Assigned task:
Go through the entries below and print, exactly, the lines starting at the one with "You are given a 2.00" and ending at the one with "tube 3 | Transfer", keeping both ends and no others.

[Collected data entries]
====================
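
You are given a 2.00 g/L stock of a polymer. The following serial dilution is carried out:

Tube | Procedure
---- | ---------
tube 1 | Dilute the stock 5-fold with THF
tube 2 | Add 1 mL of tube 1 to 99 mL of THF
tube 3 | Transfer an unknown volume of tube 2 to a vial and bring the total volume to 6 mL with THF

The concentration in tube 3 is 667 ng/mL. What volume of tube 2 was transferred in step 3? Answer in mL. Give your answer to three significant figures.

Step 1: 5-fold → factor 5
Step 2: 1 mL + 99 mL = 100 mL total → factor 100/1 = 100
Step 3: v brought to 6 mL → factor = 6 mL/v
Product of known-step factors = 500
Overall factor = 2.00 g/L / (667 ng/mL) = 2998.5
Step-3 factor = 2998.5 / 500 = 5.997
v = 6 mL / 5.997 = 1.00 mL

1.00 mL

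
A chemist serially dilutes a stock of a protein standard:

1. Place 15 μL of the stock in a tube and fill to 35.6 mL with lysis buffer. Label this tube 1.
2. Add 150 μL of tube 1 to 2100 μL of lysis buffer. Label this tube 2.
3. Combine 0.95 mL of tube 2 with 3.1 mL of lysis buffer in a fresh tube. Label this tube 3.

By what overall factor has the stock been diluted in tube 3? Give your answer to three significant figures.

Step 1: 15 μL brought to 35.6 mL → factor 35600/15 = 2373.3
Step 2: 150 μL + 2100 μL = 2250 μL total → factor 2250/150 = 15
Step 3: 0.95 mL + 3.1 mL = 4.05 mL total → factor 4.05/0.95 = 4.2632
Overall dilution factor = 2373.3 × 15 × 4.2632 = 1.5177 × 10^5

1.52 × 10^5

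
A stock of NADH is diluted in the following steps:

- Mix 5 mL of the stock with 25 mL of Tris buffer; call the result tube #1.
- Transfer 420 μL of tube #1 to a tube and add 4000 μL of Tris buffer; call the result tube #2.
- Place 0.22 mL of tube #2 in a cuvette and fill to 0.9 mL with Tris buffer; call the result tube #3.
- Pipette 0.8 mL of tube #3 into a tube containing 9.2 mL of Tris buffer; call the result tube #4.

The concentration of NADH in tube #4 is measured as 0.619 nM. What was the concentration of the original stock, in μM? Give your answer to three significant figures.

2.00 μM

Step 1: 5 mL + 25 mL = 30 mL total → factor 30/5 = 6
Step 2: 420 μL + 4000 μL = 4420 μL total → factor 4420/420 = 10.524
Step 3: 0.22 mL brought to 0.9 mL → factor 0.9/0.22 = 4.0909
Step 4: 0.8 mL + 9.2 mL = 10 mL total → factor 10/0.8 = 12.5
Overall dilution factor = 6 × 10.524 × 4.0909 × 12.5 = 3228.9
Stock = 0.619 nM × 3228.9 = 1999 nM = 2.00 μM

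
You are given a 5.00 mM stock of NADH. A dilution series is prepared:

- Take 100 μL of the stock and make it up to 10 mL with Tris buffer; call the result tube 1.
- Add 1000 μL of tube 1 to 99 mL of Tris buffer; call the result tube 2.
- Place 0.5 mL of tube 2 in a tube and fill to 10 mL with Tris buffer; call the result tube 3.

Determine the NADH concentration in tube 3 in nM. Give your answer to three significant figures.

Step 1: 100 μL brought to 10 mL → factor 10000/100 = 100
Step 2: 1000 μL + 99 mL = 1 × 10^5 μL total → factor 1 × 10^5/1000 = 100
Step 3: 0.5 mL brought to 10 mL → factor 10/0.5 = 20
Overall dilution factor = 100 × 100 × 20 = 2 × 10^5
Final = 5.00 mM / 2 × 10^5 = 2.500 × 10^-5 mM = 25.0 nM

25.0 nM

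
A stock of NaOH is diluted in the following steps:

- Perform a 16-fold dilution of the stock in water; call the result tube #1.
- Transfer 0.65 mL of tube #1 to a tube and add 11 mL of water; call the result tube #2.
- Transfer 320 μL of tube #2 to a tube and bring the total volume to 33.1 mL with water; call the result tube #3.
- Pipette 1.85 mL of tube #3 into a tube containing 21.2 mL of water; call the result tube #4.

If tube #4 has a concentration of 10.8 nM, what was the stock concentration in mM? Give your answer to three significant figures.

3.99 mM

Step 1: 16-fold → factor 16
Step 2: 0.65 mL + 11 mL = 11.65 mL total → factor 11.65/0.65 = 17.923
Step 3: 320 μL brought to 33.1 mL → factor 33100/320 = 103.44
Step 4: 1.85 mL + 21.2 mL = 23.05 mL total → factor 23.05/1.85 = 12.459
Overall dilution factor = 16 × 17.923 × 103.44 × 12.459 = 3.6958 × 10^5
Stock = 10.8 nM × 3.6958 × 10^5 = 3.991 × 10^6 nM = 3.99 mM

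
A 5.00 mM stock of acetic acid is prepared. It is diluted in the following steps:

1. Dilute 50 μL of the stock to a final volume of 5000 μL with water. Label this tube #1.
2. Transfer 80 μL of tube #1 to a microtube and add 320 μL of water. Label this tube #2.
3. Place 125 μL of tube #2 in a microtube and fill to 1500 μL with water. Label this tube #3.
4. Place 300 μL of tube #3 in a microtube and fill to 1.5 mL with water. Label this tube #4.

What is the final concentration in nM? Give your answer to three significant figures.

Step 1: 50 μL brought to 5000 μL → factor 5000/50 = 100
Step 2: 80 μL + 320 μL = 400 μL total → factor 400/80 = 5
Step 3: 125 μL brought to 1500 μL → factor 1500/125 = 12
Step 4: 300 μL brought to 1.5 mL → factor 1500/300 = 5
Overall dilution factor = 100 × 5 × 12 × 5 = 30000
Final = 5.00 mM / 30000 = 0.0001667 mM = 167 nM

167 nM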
====================
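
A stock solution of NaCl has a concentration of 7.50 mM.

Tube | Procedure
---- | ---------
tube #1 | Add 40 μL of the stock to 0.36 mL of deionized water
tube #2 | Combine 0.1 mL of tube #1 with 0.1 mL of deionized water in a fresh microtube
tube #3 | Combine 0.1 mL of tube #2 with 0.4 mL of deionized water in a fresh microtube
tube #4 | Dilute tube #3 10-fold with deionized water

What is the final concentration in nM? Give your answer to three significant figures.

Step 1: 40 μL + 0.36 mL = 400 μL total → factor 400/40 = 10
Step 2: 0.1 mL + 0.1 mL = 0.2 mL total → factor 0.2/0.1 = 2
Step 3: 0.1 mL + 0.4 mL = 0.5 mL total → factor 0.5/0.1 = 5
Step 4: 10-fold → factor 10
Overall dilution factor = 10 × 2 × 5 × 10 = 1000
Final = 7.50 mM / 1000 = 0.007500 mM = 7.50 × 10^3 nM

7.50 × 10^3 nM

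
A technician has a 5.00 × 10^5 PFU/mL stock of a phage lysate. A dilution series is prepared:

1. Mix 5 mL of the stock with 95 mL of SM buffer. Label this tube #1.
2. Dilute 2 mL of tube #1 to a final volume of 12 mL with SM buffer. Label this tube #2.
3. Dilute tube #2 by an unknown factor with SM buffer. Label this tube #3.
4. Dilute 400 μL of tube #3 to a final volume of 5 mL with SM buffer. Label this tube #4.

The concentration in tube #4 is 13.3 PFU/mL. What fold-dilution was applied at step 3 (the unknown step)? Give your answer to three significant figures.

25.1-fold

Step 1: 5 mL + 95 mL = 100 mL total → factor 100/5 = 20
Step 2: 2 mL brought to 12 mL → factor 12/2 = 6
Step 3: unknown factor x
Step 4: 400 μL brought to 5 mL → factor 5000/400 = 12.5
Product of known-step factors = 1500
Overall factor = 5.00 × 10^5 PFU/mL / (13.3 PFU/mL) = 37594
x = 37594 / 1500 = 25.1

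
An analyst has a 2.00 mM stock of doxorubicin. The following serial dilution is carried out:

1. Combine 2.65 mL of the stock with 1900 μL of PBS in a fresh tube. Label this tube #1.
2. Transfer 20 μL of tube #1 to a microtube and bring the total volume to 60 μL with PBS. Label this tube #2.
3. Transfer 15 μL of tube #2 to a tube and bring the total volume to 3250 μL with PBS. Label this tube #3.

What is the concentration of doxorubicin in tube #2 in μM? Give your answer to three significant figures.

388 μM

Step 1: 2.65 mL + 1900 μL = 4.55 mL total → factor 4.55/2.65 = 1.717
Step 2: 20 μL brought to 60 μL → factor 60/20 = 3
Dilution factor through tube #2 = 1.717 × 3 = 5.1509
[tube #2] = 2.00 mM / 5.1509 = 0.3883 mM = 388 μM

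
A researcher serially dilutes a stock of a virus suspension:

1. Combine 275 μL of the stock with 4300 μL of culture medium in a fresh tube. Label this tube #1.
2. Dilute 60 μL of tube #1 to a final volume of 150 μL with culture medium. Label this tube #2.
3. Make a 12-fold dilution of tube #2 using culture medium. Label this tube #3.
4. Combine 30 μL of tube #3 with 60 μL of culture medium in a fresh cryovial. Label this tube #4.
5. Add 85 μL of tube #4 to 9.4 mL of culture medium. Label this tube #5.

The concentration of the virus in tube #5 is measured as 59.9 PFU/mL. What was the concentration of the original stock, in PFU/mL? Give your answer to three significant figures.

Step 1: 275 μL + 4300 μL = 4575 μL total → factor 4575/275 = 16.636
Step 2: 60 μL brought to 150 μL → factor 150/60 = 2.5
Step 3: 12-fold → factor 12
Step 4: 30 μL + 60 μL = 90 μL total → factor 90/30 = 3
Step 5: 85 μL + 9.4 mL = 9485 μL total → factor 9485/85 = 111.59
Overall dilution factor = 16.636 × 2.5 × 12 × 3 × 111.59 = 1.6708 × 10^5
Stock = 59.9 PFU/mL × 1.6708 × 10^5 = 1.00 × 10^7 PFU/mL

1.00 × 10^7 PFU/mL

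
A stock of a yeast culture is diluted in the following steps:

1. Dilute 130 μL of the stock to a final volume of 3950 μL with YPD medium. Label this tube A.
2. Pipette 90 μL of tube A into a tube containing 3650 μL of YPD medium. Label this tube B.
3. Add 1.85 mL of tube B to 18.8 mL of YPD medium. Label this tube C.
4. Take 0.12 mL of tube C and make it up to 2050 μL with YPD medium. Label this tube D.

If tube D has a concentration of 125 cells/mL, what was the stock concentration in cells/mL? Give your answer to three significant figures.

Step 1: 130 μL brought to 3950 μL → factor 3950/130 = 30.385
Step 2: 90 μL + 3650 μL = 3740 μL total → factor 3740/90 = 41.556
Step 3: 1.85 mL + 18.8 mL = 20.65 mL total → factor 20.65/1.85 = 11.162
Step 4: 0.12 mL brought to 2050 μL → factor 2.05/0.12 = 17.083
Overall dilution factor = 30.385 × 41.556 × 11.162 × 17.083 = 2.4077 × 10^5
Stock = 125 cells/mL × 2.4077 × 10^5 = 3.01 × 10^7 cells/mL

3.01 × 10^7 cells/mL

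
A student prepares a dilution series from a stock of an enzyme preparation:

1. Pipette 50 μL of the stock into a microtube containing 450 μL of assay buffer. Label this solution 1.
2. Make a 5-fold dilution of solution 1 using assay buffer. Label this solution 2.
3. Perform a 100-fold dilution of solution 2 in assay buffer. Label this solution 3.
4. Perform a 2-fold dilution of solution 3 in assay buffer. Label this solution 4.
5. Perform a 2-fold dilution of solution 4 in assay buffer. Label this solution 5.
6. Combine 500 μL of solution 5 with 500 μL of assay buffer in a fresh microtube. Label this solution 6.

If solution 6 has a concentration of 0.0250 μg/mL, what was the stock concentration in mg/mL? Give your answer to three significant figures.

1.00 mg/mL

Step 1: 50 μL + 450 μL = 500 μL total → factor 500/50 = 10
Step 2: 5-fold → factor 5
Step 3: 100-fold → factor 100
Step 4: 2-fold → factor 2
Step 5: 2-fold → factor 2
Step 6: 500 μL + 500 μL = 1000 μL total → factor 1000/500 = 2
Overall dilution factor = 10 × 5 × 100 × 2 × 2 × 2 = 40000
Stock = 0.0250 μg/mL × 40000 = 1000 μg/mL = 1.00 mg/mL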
====================
The answer:
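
You are given a 2.00 g/L stock of a polymer. The following serial dilution is carried out:

Tube | Procedure
---- | ---------
tube 1 | Dilute the stock 5-fold with THF
tube 2 | Add 1 mL of tube 1 to 99 mL of THF
tube 3 | Transfer an unknown volume of tube 2 to a vial and bring the total volume to 6 mL with THF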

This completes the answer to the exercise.